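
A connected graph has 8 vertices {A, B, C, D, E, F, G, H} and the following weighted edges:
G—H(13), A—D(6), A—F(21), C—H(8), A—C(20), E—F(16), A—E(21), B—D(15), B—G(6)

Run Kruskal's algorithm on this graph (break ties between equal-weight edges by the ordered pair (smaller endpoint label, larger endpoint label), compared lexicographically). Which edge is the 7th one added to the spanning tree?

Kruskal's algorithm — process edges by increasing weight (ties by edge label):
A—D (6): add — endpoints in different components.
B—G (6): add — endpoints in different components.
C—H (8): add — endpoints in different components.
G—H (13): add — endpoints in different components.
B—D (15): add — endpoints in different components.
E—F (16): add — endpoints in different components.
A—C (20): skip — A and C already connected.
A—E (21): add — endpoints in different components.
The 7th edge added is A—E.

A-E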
* * *
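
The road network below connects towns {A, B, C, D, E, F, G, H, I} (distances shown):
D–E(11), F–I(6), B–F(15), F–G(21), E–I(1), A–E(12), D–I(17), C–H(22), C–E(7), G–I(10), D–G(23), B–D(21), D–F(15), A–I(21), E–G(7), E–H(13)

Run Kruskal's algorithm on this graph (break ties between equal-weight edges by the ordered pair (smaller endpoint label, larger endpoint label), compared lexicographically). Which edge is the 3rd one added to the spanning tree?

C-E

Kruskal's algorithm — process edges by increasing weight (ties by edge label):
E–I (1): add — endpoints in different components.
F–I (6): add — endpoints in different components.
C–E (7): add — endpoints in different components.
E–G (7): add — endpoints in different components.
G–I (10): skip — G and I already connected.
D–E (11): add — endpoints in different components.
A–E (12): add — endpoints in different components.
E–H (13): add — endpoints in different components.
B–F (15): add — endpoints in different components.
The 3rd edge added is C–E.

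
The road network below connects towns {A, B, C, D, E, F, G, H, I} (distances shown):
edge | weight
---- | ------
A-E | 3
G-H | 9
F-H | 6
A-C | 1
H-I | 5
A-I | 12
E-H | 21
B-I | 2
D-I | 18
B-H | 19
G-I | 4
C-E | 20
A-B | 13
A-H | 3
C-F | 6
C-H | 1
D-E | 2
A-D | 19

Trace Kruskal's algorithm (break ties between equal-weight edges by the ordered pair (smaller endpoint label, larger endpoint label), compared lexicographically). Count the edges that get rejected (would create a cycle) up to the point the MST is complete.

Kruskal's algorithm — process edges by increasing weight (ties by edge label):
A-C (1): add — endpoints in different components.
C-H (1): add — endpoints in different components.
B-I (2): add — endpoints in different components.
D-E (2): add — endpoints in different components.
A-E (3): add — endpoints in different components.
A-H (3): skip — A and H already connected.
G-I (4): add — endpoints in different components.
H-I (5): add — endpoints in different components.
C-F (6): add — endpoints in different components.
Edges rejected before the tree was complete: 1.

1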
* * *
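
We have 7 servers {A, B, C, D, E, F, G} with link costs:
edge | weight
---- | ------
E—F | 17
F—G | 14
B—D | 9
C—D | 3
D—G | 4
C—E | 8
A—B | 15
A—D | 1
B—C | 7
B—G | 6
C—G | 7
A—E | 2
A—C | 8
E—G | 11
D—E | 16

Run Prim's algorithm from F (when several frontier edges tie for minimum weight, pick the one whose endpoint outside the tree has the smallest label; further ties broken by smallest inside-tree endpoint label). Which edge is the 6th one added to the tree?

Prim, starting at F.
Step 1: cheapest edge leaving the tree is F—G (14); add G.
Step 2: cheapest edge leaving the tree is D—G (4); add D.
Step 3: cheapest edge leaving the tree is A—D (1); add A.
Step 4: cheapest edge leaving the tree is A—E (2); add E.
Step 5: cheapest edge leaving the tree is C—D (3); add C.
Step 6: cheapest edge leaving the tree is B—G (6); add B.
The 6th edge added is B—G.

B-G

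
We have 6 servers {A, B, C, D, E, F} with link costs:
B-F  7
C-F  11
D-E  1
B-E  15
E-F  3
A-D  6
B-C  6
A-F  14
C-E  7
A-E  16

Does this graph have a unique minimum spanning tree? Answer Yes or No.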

▶ _HOW TO COMPLETE THIS TASK_
Which lines above include the word "with"? Return each one.

▶ _COMPLETED TASK_
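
We have 7 servers {A, B, C, D, E, F, G} with link costs:
We have 6 servers {A, B, C, D, E, F} with link costs: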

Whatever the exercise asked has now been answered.